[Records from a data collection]
╭──

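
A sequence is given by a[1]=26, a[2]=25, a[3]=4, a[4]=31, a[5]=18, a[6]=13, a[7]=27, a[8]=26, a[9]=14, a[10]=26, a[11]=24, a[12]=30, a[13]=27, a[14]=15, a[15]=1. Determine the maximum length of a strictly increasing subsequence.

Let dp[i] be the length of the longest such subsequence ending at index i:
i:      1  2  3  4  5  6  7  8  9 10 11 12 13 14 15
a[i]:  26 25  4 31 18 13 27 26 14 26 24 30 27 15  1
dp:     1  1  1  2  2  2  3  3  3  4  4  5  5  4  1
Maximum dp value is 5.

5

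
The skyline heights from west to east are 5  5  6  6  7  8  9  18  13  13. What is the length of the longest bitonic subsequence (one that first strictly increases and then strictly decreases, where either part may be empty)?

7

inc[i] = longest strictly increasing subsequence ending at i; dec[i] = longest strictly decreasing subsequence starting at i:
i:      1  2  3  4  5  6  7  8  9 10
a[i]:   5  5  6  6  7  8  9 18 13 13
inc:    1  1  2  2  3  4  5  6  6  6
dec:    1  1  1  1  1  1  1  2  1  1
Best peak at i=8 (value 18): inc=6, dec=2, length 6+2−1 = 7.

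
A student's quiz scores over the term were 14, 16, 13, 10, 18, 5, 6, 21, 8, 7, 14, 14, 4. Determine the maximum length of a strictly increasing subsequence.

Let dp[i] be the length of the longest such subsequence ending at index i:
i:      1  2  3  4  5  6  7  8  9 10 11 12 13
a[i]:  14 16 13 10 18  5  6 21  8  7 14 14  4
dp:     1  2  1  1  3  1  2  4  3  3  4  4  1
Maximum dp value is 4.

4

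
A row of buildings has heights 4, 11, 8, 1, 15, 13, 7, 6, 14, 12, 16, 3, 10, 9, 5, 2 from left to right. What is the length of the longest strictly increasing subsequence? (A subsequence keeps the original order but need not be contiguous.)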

╰──
╭──

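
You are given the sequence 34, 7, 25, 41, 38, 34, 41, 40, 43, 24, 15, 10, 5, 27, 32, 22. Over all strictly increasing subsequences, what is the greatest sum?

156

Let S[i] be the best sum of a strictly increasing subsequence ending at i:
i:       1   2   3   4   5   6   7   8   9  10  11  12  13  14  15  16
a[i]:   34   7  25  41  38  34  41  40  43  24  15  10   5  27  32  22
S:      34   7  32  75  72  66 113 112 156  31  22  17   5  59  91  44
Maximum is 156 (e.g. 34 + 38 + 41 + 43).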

╰──

**Task details:**
For the lines above, output exactly those from the line containing "A student's quiz" through the line containing "A row of buildings", and skip the others.

**Written reply:**
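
A student's quiz scores over the term were 14, 16, 13, 10, 18, 5, 6, 21, 8, 7, 14, 14, 4. Determine the maximum length of a strictly increasing subsequence.

Let dp[i] be the length of the longest such subsequence ending at index i:
i:      1  2  3  4  5  6  7  8  9 10 11 12 13
a[i]:  14 16 13 10 18  5  6 21  8  7 14 14  4
dp:     1  2  1  1  3  1  2  4  3  3  4  4  1
Maximum dp value is 4.

4

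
A row of buildings has heights 4, 11, 8, 1, 15, 13, 7, 6, 14, 12, 16, 3, 10, 9, 5, 2 from left to right. What is the length of the longest strictly increasing subsequence? (A subsequence keeps the original order but need not be contiguous.)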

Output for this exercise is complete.